• **RECORDS**:
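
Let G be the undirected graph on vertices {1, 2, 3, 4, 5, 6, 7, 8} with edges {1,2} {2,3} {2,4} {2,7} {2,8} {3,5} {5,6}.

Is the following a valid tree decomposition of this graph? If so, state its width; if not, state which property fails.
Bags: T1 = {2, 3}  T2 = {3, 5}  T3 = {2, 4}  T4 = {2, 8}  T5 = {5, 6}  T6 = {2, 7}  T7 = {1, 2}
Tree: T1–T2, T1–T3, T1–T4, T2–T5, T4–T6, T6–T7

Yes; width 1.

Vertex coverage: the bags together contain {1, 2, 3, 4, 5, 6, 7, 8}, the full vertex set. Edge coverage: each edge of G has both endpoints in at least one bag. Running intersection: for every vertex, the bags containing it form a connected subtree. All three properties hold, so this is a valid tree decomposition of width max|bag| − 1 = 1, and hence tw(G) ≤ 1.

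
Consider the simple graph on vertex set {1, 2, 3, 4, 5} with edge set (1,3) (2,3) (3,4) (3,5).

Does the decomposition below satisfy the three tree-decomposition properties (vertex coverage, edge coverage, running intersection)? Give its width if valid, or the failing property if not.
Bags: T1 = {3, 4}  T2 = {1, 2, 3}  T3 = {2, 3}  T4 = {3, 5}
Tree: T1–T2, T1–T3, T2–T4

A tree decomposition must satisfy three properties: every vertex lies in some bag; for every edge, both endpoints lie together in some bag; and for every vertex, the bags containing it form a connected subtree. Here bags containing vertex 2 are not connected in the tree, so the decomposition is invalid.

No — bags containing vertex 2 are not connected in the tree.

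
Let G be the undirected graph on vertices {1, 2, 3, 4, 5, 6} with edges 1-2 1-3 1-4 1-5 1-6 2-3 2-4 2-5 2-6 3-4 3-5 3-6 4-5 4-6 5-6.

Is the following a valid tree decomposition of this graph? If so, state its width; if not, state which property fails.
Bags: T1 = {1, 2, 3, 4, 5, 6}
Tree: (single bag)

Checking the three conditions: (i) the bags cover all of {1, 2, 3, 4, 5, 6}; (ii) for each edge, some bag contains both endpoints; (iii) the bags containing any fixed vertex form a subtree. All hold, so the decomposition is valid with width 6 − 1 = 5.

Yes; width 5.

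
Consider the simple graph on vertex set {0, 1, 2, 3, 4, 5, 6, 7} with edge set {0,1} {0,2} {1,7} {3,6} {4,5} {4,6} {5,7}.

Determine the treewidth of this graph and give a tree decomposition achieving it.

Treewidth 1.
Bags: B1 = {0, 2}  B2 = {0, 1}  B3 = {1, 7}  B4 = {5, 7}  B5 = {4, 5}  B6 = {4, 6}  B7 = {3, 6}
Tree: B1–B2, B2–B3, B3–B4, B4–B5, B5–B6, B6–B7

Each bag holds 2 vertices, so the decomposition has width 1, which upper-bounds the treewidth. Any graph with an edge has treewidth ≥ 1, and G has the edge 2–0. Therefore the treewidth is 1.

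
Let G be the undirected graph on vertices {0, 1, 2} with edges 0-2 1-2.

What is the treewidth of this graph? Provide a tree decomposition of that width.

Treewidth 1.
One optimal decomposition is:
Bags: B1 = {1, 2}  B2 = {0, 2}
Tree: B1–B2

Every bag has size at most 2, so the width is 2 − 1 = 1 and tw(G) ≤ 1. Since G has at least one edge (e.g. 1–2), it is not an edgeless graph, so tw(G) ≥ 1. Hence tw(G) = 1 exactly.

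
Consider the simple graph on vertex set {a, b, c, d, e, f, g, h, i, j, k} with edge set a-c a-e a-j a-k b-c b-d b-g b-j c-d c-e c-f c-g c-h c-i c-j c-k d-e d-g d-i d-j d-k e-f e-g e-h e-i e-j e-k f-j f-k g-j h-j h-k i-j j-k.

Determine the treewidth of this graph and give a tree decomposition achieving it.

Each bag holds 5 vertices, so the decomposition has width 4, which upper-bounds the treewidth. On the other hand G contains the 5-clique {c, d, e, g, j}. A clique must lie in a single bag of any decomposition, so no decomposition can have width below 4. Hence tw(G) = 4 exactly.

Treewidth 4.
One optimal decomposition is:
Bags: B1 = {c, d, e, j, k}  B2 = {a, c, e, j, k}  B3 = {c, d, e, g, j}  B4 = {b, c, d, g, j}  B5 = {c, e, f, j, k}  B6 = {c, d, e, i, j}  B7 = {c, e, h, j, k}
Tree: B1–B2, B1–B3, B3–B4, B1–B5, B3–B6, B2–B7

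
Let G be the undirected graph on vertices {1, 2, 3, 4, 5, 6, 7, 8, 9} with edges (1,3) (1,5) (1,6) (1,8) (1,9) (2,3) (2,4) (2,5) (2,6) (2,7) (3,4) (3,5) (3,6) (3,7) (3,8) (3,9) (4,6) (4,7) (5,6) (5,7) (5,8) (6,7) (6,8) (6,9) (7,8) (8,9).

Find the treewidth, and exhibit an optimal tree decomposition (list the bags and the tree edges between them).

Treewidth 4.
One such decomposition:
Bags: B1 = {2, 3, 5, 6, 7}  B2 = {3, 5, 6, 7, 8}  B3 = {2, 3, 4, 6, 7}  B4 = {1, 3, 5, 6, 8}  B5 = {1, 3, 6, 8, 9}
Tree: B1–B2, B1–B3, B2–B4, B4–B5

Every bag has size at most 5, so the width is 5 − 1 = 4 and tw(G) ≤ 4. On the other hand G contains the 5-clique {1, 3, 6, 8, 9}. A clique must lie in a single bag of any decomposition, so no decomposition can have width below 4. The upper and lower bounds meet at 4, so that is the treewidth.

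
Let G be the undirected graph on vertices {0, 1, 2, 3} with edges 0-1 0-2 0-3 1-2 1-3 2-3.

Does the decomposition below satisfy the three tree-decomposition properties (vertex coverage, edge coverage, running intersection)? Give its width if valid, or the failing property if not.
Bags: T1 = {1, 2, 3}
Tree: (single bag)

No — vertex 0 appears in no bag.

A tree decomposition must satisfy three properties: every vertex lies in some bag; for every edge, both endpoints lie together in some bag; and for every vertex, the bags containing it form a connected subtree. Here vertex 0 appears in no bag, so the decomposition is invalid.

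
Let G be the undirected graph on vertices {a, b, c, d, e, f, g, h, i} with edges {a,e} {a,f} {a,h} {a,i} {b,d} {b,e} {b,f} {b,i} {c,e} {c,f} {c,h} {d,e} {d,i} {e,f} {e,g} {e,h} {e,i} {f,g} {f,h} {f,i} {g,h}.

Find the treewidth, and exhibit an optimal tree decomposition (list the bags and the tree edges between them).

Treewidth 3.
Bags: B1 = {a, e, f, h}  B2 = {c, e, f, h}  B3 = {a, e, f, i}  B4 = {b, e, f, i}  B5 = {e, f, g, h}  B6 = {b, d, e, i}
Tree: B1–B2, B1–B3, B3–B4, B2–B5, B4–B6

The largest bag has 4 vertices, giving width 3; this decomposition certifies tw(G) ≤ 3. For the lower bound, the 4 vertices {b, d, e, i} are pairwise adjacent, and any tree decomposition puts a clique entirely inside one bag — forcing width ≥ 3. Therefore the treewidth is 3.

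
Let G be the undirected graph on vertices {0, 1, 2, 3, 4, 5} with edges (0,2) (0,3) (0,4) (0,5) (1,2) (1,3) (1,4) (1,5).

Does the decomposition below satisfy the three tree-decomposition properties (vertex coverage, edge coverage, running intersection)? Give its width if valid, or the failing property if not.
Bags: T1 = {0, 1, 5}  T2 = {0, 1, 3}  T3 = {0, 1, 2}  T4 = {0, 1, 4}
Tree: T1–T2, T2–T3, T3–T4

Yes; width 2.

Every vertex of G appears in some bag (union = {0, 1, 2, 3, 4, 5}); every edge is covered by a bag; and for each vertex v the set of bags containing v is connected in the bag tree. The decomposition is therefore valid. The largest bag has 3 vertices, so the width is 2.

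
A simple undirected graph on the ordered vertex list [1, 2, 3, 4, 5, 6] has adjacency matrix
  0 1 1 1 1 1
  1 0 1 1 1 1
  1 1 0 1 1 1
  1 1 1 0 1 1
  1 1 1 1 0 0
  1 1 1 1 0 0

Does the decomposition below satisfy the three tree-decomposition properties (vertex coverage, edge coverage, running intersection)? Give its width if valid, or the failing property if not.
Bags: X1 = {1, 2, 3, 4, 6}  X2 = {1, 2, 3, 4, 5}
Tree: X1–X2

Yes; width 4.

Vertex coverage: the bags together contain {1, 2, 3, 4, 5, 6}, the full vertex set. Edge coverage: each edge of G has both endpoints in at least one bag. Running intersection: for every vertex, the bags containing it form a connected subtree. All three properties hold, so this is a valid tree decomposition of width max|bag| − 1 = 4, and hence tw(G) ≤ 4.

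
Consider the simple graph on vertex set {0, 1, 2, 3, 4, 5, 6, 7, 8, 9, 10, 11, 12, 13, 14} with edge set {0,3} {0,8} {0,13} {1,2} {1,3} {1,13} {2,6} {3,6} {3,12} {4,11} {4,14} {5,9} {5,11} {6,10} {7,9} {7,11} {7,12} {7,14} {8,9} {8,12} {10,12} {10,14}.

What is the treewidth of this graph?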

==

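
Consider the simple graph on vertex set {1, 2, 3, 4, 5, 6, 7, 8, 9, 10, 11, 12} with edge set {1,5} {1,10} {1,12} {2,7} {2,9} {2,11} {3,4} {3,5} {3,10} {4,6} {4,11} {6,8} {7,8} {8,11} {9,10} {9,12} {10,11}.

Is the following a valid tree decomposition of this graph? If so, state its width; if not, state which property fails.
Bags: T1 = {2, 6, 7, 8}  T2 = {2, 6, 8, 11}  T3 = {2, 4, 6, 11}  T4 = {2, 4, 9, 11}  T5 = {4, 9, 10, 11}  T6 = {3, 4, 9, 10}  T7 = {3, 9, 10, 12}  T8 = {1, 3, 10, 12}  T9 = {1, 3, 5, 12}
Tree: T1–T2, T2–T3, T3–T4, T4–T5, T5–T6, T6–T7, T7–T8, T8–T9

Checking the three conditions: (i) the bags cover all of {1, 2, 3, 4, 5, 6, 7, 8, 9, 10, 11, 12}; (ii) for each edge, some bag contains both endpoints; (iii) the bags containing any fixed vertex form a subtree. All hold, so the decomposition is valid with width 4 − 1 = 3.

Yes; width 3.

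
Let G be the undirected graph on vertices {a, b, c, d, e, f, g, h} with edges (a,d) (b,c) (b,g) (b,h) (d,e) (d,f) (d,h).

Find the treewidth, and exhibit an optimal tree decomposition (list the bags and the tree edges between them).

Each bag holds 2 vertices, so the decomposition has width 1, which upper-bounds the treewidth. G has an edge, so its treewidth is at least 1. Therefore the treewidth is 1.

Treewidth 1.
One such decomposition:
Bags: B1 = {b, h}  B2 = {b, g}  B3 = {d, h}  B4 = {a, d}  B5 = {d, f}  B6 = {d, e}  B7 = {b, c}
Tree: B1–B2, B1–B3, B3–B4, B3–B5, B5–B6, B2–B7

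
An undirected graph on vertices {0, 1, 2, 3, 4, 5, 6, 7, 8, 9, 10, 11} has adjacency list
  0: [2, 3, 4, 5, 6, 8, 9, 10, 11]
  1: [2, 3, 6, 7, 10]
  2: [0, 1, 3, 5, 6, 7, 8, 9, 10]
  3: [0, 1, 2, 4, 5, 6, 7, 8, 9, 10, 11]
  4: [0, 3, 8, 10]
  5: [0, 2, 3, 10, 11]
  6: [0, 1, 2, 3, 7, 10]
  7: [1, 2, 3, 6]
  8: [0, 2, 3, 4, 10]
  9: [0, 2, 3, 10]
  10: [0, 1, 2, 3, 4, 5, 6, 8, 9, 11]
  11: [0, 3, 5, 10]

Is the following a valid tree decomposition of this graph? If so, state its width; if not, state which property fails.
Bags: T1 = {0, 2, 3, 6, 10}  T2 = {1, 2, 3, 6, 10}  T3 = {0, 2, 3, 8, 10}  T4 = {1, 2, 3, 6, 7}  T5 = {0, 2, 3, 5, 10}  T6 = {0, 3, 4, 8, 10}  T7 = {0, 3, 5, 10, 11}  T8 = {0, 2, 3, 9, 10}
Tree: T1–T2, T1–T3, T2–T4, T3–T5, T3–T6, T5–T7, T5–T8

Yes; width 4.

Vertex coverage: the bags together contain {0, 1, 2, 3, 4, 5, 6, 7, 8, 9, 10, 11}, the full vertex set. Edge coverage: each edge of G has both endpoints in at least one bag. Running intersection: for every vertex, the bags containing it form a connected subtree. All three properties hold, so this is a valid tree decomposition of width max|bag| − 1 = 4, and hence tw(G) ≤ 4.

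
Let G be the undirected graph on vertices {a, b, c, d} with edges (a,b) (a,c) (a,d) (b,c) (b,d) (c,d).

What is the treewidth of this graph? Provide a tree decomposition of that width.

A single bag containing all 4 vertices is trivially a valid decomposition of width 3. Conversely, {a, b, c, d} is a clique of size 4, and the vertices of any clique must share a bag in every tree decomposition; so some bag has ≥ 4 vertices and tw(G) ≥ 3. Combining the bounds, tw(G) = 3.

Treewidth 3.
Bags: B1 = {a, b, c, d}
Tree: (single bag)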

==

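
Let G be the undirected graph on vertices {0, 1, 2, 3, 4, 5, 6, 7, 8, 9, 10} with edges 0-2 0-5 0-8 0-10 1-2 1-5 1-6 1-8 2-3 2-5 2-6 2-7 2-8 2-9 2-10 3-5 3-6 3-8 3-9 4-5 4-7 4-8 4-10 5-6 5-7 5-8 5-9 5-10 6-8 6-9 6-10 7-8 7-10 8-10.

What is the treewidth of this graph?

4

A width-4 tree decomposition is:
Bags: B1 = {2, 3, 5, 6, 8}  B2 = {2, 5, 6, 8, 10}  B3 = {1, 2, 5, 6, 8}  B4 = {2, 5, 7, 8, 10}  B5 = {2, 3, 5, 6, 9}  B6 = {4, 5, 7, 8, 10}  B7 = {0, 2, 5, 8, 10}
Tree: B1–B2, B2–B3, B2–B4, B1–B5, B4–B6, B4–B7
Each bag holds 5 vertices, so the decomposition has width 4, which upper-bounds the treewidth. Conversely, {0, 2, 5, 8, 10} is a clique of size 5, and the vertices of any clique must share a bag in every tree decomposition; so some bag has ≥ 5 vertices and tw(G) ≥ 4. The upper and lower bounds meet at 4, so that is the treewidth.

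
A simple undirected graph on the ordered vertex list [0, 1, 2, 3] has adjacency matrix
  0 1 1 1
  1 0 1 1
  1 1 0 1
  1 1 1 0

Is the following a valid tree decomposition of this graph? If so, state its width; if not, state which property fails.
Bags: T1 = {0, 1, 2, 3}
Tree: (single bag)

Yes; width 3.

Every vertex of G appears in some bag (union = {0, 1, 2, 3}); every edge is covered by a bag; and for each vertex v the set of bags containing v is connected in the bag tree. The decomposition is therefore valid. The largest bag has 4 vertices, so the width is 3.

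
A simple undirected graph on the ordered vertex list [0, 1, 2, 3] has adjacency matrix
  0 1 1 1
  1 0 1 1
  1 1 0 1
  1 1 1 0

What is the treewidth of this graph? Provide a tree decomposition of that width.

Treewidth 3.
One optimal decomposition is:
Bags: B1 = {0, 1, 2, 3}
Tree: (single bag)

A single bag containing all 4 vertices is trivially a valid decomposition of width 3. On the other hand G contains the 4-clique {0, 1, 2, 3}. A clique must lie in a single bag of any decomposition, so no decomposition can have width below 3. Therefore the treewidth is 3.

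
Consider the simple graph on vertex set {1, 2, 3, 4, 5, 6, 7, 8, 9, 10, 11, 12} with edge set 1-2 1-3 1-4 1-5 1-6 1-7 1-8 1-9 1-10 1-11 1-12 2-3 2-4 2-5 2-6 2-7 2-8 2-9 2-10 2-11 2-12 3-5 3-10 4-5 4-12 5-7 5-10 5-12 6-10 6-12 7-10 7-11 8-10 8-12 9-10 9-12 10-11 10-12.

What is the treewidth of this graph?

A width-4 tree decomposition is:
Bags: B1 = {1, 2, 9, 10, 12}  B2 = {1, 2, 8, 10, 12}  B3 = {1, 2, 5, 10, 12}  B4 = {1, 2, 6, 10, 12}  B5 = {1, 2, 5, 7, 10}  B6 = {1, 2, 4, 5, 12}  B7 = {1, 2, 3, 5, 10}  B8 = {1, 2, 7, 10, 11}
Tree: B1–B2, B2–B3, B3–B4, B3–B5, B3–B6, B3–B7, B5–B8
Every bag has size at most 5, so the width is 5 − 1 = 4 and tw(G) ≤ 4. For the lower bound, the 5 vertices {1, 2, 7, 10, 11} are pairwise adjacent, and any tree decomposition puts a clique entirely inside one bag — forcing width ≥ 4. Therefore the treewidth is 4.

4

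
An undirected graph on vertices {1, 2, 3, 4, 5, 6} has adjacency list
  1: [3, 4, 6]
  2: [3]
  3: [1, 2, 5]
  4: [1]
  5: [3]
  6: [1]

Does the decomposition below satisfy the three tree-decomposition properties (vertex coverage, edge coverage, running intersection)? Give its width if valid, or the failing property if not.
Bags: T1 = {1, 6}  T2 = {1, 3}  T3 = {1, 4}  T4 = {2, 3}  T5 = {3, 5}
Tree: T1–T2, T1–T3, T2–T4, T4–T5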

• **WHAT THE TASK ASKS**:
Restate word for word only the lines above from the line containing "3: [0, 1, 2, 4, 5, 6, 7, 8, 9, 10, 11]" to the line containing "11: [0, 3, 5, 10]", both of them included.

• **ANSWER TO THIS PROBLEM**:
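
  3: [0, 1, 2, 4, 5, 6, 7, 8, 9, 10, 11]
  4: [0, 3, 8, 10]
  5: [0, 2, 3, 10, 11]
  6: [0, 1, 2, 3, 7, 10]
  7: [1, 2, 3, 6]
  8: [0, 2, 3, 4, 10]
  9: [0, 2, 3, 10]
  10: [0, 1, 2, 3, 4, 5, 6, 8, 9, 11]
  11: [0, 3, 5, 10]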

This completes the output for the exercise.